**EXERCISE BRIEF**: Looking at the entries, how many lines hold the word "TABLE"? State the number by itself.

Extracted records
☆ ☆ ☆ ☆ ☆ ☆ ☆
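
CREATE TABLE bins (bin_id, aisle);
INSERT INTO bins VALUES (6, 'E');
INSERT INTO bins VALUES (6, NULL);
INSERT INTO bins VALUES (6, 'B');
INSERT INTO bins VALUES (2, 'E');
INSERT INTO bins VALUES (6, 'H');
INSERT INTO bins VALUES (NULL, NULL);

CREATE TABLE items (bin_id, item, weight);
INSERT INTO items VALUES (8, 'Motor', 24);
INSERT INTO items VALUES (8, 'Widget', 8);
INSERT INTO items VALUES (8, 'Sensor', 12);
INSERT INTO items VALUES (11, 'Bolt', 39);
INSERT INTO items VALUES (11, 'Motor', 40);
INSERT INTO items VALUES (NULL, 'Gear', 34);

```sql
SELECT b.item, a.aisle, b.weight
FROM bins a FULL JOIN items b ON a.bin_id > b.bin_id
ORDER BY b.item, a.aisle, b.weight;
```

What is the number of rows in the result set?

12

FULL OUTER JOIN keeps every row from both sides; unmatched rows get NULL for the other side's columns.
Matching on a.bin_id > b.bin_id. A NULL in a compared column never satisfies the condition.
- bin_id=6: no b row matches, row kept with b columns NULL.
- bin_id=6: no b row matches, row kept with b columns NULL.
- bin_id=6: no b row matches, row kept with b columns NULL.
- bin_id=2: no b row matches, row kept with b columns NULL.
- bin_id=6: no b row matches, row kept with b columns NULL.
- bin_id=NULL: no b row matches, row kept with b columns NULL.
- 6 b row(s) had no a match → kept, a columns NULL.
Total: 0 matched + 12 padded = 12 rows.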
☆ ☆ ☆ ☆ ☆ ☆ ☆
**OUTPUT OF THE EXERCISE**: 2